(Dataset excerpts)
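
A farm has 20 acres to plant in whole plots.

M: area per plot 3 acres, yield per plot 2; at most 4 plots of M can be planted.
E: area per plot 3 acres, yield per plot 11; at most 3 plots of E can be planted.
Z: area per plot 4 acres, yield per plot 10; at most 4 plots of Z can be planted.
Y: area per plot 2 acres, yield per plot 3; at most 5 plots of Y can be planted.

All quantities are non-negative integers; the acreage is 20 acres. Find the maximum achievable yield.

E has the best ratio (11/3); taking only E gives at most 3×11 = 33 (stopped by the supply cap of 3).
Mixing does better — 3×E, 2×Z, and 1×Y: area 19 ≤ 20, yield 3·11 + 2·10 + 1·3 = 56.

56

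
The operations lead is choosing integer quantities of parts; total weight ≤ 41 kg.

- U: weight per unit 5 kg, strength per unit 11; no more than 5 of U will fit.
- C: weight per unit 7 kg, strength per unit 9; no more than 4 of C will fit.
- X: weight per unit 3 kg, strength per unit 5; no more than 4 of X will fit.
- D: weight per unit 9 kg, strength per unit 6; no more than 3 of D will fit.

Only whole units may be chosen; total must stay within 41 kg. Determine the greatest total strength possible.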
* * *
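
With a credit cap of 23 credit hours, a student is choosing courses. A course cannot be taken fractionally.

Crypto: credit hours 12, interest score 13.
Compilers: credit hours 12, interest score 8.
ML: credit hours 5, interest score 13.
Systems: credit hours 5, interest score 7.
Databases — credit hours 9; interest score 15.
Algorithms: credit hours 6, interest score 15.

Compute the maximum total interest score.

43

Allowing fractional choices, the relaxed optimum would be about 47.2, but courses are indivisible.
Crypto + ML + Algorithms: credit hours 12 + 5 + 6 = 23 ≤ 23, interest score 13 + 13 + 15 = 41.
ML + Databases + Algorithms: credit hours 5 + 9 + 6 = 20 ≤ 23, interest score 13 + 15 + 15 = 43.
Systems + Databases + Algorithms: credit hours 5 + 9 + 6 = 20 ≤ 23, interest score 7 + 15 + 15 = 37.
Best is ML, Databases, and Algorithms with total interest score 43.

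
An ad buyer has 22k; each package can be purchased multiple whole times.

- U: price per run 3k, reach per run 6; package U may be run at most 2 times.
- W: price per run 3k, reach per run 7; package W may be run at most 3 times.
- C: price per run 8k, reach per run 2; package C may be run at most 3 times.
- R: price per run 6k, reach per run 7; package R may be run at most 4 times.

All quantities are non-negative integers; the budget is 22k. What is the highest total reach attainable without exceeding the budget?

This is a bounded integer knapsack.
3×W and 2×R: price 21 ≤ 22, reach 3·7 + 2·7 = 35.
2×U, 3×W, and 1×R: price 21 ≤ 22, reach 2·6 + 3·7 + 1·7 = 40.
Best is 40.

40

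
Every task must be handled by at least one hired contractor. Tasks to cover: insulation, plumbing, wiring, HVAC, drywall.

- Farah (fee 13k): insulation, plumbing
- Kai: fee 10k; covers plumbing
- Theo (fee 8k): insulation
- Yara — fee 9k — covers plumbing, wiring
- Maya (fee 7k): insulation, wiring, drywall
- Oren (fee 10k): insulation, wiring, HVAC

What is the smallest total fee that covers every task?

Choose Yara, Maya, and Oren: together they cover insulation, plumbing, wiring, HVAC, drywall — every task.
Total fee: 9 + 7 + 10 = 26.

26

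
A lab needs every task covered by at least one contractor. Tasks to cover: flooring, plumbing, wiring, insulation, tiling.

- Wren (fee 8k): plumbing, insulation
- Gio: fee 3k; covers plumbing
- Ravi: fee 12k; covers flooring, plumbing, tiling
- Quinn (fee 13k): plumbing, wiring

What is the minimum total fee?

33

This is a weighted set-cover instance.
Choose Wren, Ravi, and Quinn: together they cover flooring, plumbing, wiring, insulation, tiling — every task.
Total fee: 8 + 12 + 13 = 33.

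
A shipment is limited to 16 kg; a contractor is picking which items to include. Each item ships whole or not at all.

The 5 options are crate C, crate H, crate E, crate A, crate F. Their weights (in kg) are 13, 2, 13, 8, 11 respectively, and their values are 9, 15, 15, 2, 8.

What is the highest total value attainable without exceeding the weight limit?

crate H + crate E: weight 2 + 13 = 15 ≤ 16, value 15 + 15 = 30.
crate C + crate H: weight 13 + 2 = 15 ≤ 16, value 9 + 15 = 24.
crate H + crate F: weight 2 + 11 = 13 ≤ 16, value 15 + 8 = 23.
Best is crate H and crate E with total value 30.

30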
...
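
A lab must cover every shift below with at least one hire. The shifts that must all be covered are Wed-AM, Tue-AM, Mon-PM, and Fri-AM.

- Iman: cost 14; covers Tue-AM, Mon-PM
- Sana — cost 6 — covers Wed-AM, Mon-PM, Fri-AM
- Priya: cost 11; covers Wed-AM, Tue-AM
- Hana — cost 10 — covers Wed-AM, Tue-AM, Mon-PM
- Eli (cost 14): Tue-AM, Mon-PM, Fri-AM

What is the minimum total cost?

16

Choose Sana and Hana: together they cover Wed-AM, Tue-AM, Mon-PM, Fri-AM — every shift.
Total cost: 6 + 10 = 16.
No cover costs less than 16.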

**Your instructions:** Find and count the lines of the data that include the string "choosing", and report that figure by itself.

**Result of this exercise:** 2